[Items listed in a dataset]
☆ ☆ ☆ ☆
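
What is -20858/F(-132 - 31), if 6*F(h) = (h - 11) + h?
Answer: 125148/337 ≈ 371.36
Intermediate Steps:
F(h) = -11/6 + h/3 (F(h) = ((h - 11) + h)/6 = ((-11 + h) + h)/6 = (-11 + 2*h)/6 = -11/6 + h/3)
-20858/F(-132 - 31) = -20858/(-11/6 + (-132 - 31)/3) = -20858/(-11/6 + (1/3)*(-163)) = -20858/(-11/6 - 163/3) = -20858/(-337/6) = -20858*(-6/337) = 125148/337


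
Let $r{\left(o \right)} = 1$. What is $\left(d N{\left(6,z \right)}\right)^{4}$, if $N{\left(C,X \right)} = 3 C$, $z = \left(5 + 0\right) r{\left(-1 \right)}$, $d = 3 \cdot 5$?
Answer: $5314410000$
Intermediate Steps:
$d = 15$
$z = 5$ ($z = \left(5 + 0\right) 1 = 5 \cdot 1 = 5$)
$\left(d N{\left(6,z \right)}\right)^{4} = \left(15 \cdot 3 \cdot 6\right)^{4} = \left(15 \cdot 18\right)^{4} = 270^{4} = 5314410000$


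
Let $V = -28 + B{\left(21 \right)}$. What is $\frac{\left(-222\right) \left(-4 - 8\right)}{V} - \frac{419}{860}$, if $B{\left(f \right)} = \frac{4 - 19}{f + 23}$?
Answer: $- \frac{2356471}{24940} \approx -94.486$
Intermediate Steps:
$B{\left(f \right)} = - \frac{15}{23 + f}$
$V = - \frac{1247}{44}$ ($V = -28 - \frac{15}{23 + 21} = -28 - \frac{15}{44} = - \frac{1247}{44} \approx -28.341$)
$\frac{\left(-222\right) \left(-4 - 8\right)}{V} - \frac{419}{860} = \frac{\left(-222\right) \left(-4 - 8\right)}{- \frac{1247}{44}} - \frac{419}{860} = \left(-222\right) \left(-12\right) \left(- \frac{44}{1247}\right) - \frac{419}{860} = 2664 \left(- \frac{44}{1247}\right) - \frac{419}{860} = - \frac{117216}{1247} - \frac{419}{860} = - \frac{2356471}{24940}$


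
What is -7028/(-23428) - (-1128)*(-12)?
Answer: -79278595/5857 ≈ -13536.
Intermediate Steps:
-7028/(-23428) - (-1128)*(-12) = -7028*(-1/23428) - 1*13536 = 1757/5857 - 13536 = -79278595/5857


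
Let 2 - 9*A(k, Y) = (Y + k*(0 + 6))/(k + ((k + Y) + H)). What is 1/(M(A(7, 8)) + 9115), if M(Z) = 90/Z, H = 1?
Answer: 2/8915 ≈ 0.00022434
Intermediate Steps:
A(k, Y) = 2/9 - (Y + 6*k)/(9*(1 + Y + 2*k)) (A(k, Y) = 2/9 - (Y + k*(0 + 6))/(9*(k + ((k + Y) + 1))) = 2/9 - (Y + k*6)/(9*(k + ((Y + k) + 1))) = 2/9 - (Y + 6*k)/(9*(k + (1 + Y + k))) = 2/9 - (Y + 6*k)/(9*(1 + Y + 2*k)))
1/(M(A(7, 8)) + 9115) = 1/(90/(((2 + 8 - 2*7)/(9*(1 + 8 + 2*7)))) + 9115) = 1/(90/(((2 + 8 - 14)/(9*(1 + 8 + 14)))) + 9115) = 1/(90/(((⅑)*(-4)/23)) + 9115) = 1/(90/(((⅑)*(1/23)*(-4))) + 9115) = 1/(90/(-4/207) + 9115) = 1/(90*(-207/4) + 9115) = 1/(-9315/2 + 9115) = 1/(8915/2) = 2/8915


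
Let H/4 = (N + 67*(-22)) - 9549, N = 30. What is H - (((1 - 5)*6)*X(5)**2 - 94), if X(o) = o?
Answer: -43278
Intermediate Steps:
H = -43972 (H = 4*((30 + 67*(-22)) - 9549) = 4*((30 - 1474) - 9549) = 4*(-1444 - 9549) = 4*(-10993) = -43972)
H - (((1 - 5)*6)*X(5)**2 - 94) = -43972 - (((1 - 5)*6)*5**2 - 94) = -43972 - (-4*6*25 - 94) = -43972 - (-24*25 - 94) = -43972 - (-600 - 94) = -43972 - 1*(-694) = -43972 + 694 = -43278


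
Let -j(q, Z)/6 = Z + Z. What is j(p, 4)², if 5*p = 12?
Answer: 2304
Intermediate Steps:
p = 12/5 (p = (⅕)*12 = 12/5 ≈ 2.4000)
j(q, Z) = -12*Z (j(q, Z) = -6*(Z + Z) = -12*Z)
j(p, 4)² = (-12*4)² = (-48)² = 2304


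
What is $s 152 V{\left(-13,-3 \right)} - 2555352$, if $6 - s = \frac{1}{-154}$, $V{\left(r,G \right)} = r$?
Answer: $- \frac{197676004}{77} \approx -2.5672 \cdot 10^{6}$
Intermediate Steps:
$s = \frac{925}{154}$ ($s = 6 - \frac{1}{-154} = 6 - - \frac{1}{154} = 6 + \frac{1}{154} = \frac{925}{154} \approx 6.0065$)
$s 152 V{\left(-13,-3 \right)} - 2555352 = \frac{925}{154} \cdot 152 \left(-13\right) - 2555352 = \frac{70300}{77} \left(-13\right) - 2555352 = - \frac{913900}{77} - 2555352 = - \frac{197676004}{77}$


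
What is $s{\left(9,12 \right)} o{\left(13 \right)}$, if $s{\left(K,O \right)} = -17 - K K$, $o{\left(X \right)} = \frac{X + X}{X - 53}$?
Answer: $\frac{637}{10} \approx 63.7$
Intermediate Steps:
$o{\left(X \right)} = \frac{2 X}{-53 + X}$
$s{\left(K,O \right)} = -17 - K^{2}$
$s{\left(9,12 \right)} o{\left(13 \right)} = \left(-17 - 9^{2}\right) 2 \cdot 13 \frac{1}{-53 + 13} = \left(-17 - 81\right) 2 \cdot 13 \frac{1}{-40} = \left(-17 - 81\right) 2 \cdot 13 \left(- \frac{1}{40}\right) = \left(-98\right) \left(- \frac{13}{20}\right) = \frac{637}{10}$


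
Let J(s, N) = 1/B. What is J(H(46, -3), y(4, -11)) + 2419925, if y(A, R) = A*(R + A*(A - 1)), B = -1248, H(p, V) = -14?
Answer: 3020066399/1248 ≈ 2.4199e+6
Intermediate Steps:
y(A, R) = A*(R + A*(-1 + A))
J(s, N) = -1/1248 (J(s, N) = 1/(-1248) = -1/1248)
J(H(46, -3), y(4, -11)) + 2419925 = -1/1248 + 2419925 = 3020066399/1248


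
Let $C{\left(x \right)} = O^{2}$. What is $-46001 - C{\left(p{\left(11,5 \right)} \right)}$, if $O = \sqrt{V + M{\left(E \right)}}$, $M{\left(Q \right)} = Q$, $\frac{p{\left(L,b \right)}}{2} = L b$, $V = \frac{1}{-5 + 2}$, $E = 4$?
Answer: $- \frac{138014}{3} \approx -46005.0$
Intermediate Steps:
$V = - \frac{1}{3}$ ($V = \frac{1}{-3} = - \frac{1}{3} \approx -0.33333$)
$p{\left(L,b \right)} = 2 L b$
$O = \frac{\sqrt{33}}{3}$ ($O = \sqrt{- \frac{1}{3} + 4} = \sqrt{\frac{11}{3}} = \frac{\sqrt{33}}{3} \approx 1.9149$)
$C{\left(x \right)} = \frac{11}{3}$ ($C{\left(x \right)} = \left(\frac{\sqrt{33}}{3}\right)^{2} = \frac{11}{3}$)
$-46001 - C{\left(p{\left(11,5 \right)} \right)} = -46001 - \frac{11}{3} = - \frac{138014}{3}$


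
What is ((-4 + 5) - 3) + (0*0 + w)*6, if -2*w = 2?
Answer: -8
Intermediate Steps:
w = -1 (w = -½*2 = -1)
((-4 + 5) - 3) + (0*0 + w)*6 = ((-4 + 5) - 3) + (0*0 - 1)*6 = (1 - 3) + (0 - 1)*6 = -2 - 1*6 = -2 - 6 = -8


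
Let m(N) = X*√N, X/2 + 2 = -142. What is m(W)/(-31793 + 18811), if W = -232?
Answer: 288*I*√58/6491 ≈ 0.33791*I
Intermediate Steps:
X = -288 (X = -4 + 2*(-142) = -4 - 284 = -288)
m(N) = -288*√N
m(W)/(-31793 + 18811) = (-576*I*√58)/(-31793 + 18811) = -576*I*√58/(-12982) = -576*I*√58*(-1/12982) = 288*I*√58/6491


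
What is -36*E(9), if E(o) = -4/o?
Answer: 16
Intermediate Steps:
-36*E(9) = -(-144)/9 = -36*(-4/9) = 16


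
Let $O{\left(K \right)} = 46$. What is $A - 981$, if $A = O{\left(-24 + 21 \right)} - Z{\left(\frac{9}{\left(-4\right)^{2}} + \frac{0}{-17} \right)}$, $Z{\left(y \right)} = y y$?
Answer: $- \frac{239441}{256} \approx -935.32$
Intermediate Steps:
$Z{\left(y \right)} = y^{2}$
$A = \frac{11695}{256}$ ($A = 46 - \left(\frac{9}{\left(-4\right)^{2}} + \frac{0}{-17}\right)^{2} = 46 - \left(\frac{9}{16} + 0 \left(- \frac{1}{17}\right)\right)^{2} = 46 - \left(9 \cdot \frac{1}{16} + 0\right)^{2} = 46 - \left(\frac{9}{16} + 0\right)^{2} = 46 - \left(\frac{9}{16}\right)^{2} = 46 - \frac{81}{256} = \frac{11695}{256} \approx 45.684$)
$A - 981 = \frac{11695}{256} - 981 = - \frac{239441}{256}$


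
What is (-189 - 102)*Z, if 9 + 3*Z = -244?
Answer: 24541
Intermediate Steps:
Z = -253/3 (Z = -3 + (⅓)*(-244) = -3 - 244/3 = -253/3 ≈ -84.333)
(-189 - 102)*Z = (-189 - 102)*(-253/3) = -291*(-253/3) = 24541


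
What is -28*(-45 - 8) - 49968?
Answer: -48484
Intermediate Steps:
-28*(-45 - 8) - 49968 = -28*(-53) - 49968 = 1484 - 49968 = -48484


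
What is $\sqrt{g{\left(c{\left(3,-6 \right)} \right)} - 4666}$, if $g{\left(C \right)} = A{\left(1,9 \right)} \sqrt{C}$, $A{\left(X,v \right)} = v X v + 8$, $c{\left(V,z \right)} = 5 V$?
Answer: $\sqrt{-4666 + 89 \sqrt{15}} \approx 65.737 i$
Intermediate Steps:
$A{\left(X,v \right)} = 8 + X v^{2}$ ($A{\left(X,v \right)} = X v v + 8 = X v^{2} + 8 = 8 + X v^{2}$)
$g{\left(C \right)} = 89 \sqrt{C}$ ($g{\left(C \right)} = \left(8 + 1 \cdot 9^{2}\right) \sqrt{C} = \left(8 + 1 \cdot 81\right) \sqrt{C} = \left(8 + 81\right) \sqrt{C} = 89 \sqrt{C}$)
$\sqrt{g{\left(c{\left(3,-6 \right)} \right)} - 4666} = \sqrt{89 \sqrt{5 \cdot 3} - 4666} = \sqrt{89 \sqrt{15} - 4666} = \sqrt{-4666 + 89 \sqrt{15}}$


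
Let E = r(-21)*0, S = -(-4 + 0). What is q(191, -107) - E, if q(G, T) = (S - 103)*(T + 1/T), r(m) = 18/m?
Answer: 1133550/107 ≈ 10594.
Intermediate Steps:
S = 4 (S = -1*(-4) = 4)
E = 0 (E = (18/(-21))*0 = (18*(-1/21))*0 = -6/7*0 = 0)
q(G, T) = -99*T - 99/T (q(G, T) = (4 - 103)*(T + 1/T) = -99*(T + 1/T) = -99*T - 99/T)
q(191, -107) - E = (-99*(-107) - 99/(-107)) - 1*0 = (10593 - 99*(-1/107)) + 0 = (10593 + 99/107) + 0 = 1133550/107 + 0 = 1133550/107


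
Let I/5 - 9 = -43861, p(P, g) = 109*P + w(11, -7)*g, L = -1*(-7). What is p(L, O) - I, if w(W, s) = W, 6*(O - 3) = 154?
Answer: 661015/3 ≈ 2.2034e+5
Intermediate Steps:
O = 86/3 (O = 3 + (⅙)*154 = 3 + 77/3 = 86/3 ≈ 28.667)
L = 7
p(P, g) = 11*g + 109*P (p(P, g) = 109*P + 11*g = 11*g + 109*P)
I = -219260 (I = 45 + 5*(-43861) = 45 - 219305 = -219260)
p(L, O) - I = (11*(86/3) + 109*7) - 1*(-219260) = (946/3 + 763) + 219260 = 3235/3 + 219260 = 661015/3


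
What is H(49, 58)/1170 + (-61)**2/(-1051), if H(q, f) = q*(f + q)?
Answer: 1156823/1229670 ≈ 0.94076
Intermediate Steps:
H(49, 58)/1170 + (-61)**2/(-1051) = (49*(58 + 49))/1170 + (-61)**2/(-1051) = (49*107)*(1/1170) + 3721*(-1/1051) = 5243*(1/1170) - 3721/1051 = 5243/1170 - 3721/1051 = 1156823/1229670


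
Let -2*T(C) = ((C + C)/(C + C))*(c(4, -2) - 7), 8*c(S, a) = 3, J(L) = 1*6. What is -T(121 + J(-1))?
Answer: -53/16 ≈ -3.3125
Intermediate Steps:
J(L) = 6
c(S, a) = 3/8 (c(S, a) = (⅛)*3 = 3/8)
T(C) = 53/16 (T(C) = -(C + C)/(C + C)*(3/8 - 7)/2 = -(2*C)/((2*C))*(-53)/(2*8) = -(2*C)*(1/(2*C))*(-53)/(2*8) = -(-53)/(2*8) = -½*(-53/8) = 53/16)
-T(121 + J(-1)) = -1*53/16 = -53/16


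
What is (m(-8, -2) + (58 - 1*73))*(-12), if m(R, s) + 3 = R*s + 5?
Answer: -36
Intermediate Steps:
m(R, s) = 2 + R*s (m(R, s) = -3 + (R*s + 5) = -3 + (5 + R*s) = 2 + R*s)
(m(-8, -2) + (58 - 1*73))*(-12) = ((2 - 8*(-2)) + (58 - 1*73))*(-12) = ((2 + 16) + (58 - 73))*(-12) = (18 - 15)*(-12) = 3*(-12) = -36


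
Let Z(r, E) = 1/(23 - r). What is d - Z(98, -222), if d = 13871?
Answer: 1040326/75 ≈ 13871.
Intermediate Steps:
d - Z(98, -222) = 13871 - (-1)/(-23 + 98) = 13871 - (-1)/75 = 13871 - 1*(-1/75) = 13871 + 1/75 = 1040326/75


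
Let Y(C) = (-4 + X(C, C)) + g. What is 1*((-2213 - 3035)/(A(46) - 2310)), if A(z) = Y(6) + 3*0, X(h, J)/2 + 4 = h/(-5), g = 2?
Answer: 6560/2903 ≈ 2.2597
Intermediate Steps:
X(h, J) = -8 - 2*h/5 (X(h, J) = -8 + 2*(h/(-5)) = -8 + 2*(h*(-⅕)) = -8 + 2*(-h/5) = -8 - 2*h/5)
Y(C) = -10 - 2*C/5 (Y(C) = (-4 + (-8 - 2*C/5)) + 2 = (-12 - 2*C/5) + 2 = -10 - 2*C/5)
A(z) = -62/5 (A(z) = (-10 - ⅖*6) + 3*0 = (-10 - 12/5) + 0 = -62/5 + 0 = -62/5)
1*((-2213 - 3035)/(A(46) - 2310)) = 1*((-2213 - 3035)/(-62/5 - 2310)) = 1*(-5248/(-11612/5)) = 1*(-5248*(-5/11612)) = 1*(6560/2903) = 6560/2903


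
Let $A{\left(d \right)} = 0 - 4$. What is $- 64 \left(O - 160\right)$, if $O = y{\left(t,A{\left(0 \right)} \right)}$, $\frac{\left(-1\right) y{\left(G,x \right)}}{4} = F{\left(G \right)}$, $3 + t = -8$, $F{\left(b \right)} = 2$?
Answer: $10752$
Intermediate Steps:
$t = -11$ ($t = -3 - 8 = -11$)
$A{\left(d \right)} = -4$ ($A{\left(d \right)} = 0 - 4 = -4$)
$y{\left(G,x \right)} = -8$ ($y{\left(G,x \right)} = \left(-4\right) 2 = -8$)
$O = -8$
$- 64 \left(O - 160\right) = - 64 \left(-8 - 160\right) = \left(-64\right) \left(-168\right) = 10752$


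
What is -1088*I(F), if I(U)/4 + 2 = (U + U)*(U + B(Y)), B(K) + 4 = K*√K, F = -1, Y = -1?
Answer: -34816 - 8704*I ≈ -34816.0 - 8704.0*I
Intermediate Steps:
B(K) = -4 + K^(3/2) (B(K) = -4 + K*√K = -4 + K^(3/2))
I(U) = -8 + 8*U*(-4 + U - I) (I(U) = -8 + 4*((U + U)*(U + (-4 + (-1)^(3/2)))) = -8 + 4*((2*U)*(U + (-4 - I))) = -8 + 4*((2*U)*(-4 + U - I)) = -8 + 4*(2*U*(-4 + U - I)) = -8 + 8*U*(-4 + U - I))
-1088*I(F) = -1088*(-8 + 8*(-1)² - 8*(-1)*(4 + I)) = -1088*(-8 + 8*1 + (32 + 8*I)) = -1088*(-8 + 8 + (32 + 8*I)) = -1088*(32 + 8*I) = -34816 - 8704*I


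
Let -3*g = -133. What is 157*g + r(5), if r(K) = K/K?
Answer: 20884/3 ≈ 6961.3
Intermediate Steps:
g = 133/3 (g = -⅓*(-133) = 133/3 ≈ 44.333)
r(K) = 1
157*g + r(5) = 157*(133/3) + 1 = 20881/3 + 1 = 20884/3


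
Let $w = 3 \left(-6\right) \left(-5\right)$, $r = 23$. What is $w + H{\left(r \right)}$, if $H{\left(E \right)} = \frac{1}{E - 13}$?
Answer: $\frac{901}{10} \approx 90.1$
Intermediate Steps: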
☆ ☆ ☆ ☆
## Problem to solve
Write out, from the lines above, only those from the line with "4$. What is" to the line with "Answer: $10752$", exactly as given, including the first and the last.

## Result of this task
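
Let $A{\left(d \right)} = 0 - 4$. What is $- 64 \left(O - 160\right)$, if $O = y{\left(t,A{\left(0 \right)} \right)}$, $\frac{\left(-1\right) y{\left(G,x \right)}}{4} = F{\left(G \right)}$, $3 + t = -8$, $F{\left(b \right)} = 2$?
Answer: $10752$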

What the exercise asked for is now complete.